[Requirement]
Search the entries below for the line containing "An incoming email"; from there to the end, return every line exactly and add nothing.

*** Listed entries ***

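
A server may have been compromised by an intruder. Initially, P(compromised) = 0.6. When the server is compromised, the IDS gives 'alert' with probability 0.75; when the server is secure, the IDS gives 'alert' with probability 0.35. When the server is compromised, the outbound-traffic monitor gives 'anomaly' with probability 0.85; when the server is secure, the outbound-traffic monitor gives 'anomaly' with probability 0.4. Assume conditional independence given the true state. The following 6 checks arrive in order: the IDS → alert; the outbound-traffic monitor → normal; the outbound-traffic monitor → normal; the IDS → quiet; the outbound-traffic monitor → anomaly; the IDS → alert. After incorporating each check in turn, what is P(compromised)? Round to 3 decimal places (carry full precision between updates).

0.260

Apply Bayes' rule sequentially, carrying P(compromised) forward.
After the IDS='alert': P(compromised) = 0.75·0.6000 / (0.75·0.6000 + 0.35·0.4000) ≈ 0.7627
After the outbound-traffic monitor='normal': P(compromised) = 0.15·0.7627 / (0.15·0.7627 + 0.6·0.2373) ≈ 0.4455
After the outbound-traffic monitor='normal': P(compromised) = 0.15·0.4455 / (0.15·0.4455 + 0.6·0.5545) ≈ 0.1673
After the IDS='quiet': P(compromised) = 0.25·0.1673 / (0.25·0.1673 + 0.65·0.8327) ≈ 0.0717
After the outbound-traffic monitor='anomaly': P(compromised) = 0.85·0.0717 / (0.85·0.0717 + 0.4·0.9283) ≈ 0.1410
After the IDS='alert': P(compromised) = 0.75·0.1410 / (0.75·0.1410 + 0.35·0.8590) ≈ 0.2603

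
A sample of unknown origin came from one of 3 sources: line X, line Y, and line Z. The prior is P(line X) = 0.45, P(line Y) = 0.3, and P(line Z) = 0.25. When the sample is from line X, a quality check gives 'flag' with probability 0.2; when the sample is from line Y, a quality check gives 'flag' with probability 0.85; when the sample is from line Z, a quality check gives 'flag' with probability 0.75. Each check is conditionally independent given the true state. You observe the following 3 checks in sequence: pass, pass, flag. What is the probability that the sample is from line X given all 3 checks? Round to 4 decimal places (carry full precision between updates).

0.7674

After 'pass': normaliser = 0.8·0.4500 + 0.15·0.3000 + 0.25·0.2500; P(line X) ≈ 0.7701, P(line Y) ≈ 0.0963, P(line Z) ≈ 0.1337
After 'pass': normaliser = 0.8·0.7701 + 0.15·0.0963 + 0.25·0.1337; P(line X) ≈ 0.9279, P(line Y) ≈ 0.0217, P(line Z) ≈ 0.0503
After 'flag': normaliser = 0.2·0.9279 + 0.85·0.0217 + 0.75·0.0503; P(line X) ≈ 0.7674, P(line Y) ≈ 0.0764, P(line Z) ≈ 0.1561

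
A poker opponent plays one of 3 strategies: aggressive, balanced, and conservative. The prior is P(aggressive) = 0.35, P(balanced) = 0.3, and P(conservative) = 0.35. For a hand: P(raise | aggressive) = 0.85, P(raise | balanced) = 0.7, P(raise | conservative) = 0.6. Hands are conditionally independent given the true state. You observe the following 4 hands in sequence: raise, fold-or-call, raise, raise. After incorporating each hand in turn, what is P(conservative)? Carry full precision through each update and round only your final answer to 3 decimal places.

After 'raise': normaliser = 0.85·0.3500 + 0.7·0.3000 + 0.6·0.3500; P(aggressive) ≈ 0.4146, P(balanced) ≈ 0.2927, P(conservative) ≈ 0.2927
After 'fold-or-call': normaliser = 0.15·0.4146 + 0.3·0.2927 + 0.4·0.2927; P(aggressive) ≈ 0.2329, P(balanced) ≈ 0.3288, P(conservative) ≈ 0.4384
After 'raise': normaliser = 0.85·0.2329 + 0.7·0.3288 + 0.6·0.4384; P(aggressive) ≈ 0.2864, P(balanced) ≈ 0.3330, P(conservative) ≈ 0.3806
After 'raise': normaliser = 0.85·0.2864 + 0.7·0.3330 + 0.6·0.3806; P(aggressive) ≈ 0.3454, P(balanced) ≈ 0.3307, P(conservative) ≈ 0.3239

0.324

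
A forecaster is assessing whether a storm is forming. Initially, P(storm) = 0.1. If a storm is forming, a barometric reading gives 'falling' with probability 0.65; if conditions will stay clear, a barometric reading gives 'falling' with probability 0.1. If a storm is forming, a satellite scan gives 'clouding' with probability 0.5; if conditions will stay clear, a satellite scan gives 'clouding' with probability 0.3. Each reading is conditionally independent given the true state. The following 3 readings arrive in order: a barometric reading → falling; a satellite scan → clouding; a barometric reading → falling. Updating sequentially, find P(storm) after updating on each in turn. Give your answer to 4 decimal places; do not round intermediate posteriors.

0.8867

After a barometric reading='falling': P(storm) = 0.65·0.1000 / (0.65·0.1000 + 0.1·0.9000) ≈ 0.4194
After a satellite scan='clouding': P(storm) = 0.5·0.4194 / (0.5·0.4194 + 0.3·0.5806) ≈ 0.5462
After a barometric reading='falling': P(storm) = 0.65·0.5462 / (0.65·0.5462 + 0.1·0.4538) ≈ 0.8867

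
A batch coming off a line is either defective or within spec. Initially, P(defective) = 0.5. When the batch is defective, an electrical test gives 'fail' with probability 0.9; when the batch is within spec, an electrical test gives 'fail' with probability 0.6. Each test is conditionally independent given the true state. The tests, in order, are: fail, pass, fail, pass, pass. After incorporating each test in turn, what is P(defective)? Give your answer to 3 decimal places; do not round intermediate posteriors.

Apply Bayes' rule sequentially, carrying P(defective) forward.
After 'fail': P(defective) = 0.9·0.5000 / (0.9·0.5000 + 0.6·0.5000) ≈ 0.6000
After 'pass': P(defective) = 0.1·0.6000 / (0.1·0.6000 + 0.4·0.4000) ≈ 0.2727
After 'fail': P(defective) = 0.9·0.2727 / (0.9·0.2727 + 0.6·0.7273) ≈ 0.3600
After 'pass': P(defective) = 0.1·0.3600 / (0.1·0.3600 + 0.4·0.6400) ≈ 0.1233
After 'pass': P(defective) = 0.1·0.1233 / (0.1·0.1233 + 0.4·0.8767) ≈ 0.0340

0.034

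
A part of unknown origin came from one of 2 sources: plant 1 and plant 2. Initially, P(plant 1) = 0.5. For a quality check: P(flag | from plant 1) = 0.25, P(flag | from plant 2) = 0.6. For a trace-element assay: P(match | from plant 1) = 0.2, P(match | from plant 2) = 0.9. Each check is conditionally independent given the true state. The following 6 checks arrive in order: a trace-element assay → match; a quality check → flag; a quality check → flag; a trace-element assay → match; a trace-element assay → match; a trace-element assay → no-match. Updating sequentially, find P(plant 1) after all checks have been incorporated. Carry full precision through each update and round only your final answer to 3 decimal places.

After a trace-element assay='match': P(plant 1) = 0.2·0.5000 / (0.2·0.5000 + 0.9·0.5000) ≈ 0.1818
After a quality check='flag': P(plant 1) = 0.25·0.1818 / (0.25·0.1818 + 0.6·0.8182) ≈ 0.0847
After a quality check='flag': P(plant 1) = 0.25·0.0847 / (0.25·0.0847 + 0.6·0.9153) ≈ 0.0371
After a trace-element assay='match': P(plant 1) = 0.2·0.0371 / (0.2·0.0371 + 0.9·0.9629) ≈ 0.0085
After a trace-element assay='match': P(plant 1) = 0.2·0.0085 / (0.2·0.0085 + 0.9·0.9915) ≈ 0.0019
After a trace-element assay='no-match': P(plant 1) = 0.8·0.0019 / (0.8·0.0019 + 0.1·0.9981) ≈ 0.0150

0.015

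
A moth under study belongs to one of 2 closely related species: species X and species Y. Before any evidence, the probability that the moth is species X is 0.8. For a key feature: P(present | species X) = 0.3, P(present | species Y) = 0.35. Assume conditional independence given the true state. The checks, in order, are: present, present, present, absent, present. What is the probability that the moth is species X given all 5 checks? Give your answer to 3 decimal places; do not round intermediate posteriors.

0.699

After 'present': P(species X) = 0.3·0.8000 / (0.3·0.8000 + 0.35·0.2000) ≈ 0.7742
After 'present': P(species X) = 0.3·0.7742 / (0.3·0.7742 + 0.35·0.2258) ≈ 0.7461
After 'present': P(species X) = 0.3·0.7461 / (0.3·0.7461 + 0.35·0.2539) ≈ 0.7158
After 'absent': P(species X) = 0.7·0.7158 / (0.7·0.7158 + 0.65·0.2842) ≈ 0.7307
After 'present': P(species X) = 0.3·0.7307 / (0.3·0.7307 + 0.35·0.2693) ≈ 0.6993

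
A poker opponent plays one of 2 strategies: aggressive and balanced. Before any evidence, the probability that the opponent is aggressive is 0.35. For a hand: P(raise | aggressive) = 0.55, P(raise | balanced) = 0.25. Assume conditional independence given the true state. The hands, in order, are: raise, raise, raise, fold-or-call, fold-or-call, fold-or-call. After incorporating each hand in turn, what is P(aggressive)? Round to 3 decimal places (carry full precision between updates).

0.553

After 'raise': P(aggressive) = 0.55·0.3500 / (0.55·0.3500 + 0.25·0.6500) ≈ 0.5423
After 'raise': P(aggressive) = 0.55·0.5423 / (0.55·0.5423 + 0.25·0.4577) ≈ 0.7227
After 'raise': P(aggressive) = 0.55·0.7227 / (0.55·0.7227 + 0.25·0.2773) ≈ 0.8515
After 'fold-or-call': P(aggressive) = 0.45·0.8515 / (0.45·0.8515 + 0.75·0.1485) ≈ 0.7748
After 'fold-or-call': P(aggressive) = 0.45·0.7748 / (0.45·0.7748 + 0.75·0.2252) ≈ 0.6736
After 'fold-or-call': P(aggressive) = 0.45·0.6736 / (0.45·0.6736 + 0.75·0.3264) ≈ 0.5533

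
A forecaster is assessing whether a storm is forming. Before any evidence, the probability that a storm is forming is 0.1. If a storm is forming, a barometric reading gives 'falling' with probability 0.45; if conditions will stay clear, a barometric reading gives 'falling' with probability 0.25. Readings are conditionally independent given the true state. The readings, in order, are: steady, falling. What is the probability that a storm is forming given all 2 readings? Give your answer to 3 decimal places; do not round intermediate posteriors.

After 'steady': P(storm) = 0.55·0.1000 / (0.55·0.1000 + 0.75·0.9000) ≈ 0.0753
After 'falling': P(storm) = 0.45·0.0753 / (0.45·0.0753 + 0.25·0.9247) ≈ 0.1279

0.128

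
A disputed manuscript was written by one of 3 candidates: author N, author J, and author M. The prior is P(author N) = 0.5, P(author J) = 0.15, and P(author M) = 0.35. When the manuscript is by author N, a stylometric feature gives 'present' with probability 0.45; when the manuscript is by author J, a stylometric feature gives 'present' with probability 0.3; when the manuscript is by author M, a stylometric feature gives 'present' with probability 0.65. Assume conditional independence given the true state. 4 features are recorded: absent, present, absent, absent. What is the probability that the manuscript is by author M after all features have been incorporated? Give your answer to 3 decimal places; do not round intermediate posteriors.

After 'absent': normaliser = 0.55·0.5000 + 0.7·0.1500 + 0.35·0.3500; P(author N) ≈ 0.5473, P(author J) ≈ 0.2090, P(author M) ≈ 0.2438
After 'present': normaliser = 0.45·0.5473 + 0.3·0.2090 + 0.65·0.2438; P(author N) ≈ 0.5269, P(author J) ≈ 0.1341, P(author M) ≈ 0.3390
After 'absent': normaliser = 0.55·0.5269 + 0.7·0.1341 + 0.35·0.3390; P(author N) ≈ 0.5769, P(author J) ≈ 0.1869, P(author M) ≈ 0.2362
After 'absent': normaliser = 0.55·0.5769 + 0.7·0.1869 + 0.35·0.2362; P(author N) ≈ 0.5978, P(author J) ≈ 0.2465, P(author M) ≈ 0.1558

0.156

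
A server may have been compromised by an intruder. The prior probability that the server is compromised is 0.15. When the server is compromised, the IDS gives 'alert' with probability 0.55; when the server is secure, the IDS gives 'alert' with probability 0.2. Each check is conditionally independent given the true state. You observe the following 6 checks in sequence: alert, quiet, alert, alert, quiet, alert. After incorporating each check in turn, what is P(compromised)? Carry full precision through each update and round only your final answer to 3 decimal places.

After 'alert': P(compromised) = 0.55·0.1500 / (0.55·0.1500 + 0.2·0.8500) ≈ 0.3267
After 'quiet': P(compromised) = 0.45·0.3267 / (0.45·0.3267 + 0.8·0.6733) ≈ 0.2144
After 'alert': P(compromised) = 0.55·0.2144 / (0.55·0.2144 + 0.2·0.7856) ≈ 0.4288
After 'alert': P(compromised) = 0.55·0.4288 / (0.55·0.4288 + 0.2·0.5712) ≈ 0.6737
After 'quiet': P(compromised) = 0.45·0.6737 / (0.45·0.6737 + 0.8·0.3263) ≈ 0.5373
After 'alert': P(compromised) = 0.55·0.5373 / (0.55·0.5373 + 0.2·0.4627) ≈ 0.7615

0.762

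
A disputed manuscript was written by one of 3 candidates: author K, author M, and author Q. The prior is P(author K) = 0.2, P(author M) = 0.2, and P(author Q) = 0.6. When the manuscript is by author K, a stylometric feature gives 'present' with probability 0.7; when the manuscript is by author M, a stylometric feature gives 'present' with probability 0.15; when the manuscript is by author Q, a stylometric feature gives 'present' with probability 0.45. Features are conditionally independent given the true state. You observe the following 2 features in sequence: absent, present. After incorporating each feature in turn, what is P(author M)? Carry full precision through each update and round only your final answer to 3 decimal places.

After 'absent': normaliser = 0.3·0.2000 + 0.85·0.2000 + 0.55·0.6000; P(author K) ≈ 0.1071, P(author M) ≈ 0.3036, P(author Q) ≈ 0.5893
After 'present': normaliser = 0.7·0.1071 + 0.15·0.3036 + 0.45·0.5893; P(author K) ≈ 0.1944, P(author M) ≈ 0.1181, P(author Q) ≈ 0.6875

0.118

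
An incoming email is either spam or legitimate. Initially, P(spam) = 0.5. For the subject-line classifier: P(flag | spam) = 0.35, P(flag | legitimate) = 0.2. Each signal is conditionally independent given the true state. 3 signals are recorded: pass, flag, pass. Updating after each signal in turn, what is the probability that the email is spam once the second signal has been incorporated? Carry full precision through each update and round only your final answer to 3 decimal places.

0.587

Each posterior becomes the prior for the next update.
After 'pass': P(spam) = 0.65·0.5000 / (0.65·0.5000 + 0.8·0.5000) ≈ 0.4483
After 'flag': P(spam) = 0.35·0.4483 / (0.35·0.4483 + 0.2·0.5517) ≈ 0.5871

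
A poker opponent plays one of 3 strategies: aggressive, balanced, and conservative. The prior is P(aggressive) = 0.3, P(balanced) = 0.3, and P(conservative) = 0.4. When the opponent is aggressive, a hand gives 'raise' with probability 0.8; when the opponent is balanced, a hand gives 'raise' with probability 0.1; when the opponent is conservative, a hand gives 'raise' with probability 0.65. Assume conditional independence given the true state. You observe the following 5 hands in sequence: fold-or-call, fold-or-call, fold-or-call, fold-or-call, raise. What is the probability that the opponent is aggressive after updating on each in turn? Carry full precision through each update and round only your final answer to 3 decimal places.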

*** End of Listed entries ***

[Exercise response]
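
An incoming email is either spam or legitimate. Initially, P(spam) = 0.5. For the subject-line classifier: P(flag | spam) = 0.35, P(flag | legitimate) = 0.2. Each signal is conditionally independent given the true state. 3 signals are recorded: pass, flag, pass. Updating after each signal in turn, what is the probability that the email is spam once the second signal has been incorporated? Carry full precision through each update and round only your final answer to 3 decimal places.

0.587

Each posterior becomes the prior for the next update.
After 'pass': P(spam) = 0.65·0.5000 / (0.65·0.5000 + 0.8·0.5000) ≈ 0.4483
After 'flag': P(spam) = 0.35·0.4483 / (0.35·0.4483 + 0.2·0.5517) ≈ 0.5871

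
A poker opponent plays one of 3 strategies: aggressive, balanced, and conservative. The prior is P(aggressive) = 0.3, P(balanced) = 0.3, and P(conservative) = 0.4. When the opponent is aggressive, a hand gives 'raise' with probability 0.8; when the opponent is balanced, a hand gives 'raise' with probability 0.1; when the opponent is conservative, a hand gives 'raise' with probability 0.65. Assume conditional independence given the true state. You observe the following 5 hands in sequence: fold-or-call, fold-or-call, fold-or-call, fold-or-call, raise. What is the probability that the opponent is aggressive after updating on each in turn? Carry full precision through each update and round only your final answer to 3 decimal places.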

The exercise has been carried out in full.